**PROVIDED RECORDS:**
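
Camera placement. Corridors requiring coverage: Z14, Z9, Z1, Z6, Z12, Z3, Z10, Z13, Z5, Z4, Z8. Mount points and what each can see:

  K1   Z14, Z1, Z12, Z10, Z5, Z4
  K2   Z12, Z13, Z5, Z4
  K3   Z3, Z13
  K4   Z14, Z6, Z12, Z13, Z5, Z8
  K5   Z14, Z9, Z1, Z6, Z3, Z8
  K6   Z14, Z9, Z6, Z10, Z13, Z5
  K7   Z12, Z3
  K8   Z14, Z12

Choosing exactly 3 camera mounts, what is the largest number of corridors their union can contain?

Choosing K1, K2, K5 covers {Z14, Z9, Z1, Z6, Z12, Z3, Z10, Z13, Z5, Z4, Z8} — 11 corridors.
That is all 11 corridors.

11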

**TASK REQUIREMENTS:** Repeat, word for word, every line from the line that contains "Z13, Z5, Z8" to the end of the entries; include both of those lines and no others.

**WRITTEN ANSWER:**
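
  K4   Z14, Z6, Z12, Z13, Z5, Z8
  K5   Z14, Z9, Z1, Z6, Z3, Z8
  K6   Z14, Z9, Z6, Z10, Z13, Z5
  K7   Z12, Z3
  K8   Z14, Z12

Choosing exactly 3 camera mounts, what is the largest number of corridors their union can contain?

Choosing K1, K2, K5 covers {Z14, Z9, Z1, Z6, Z12, Z3, Z10, Z13, Z5, Z4, Z8} — 11 corridors.
That is all 11 corridors.

11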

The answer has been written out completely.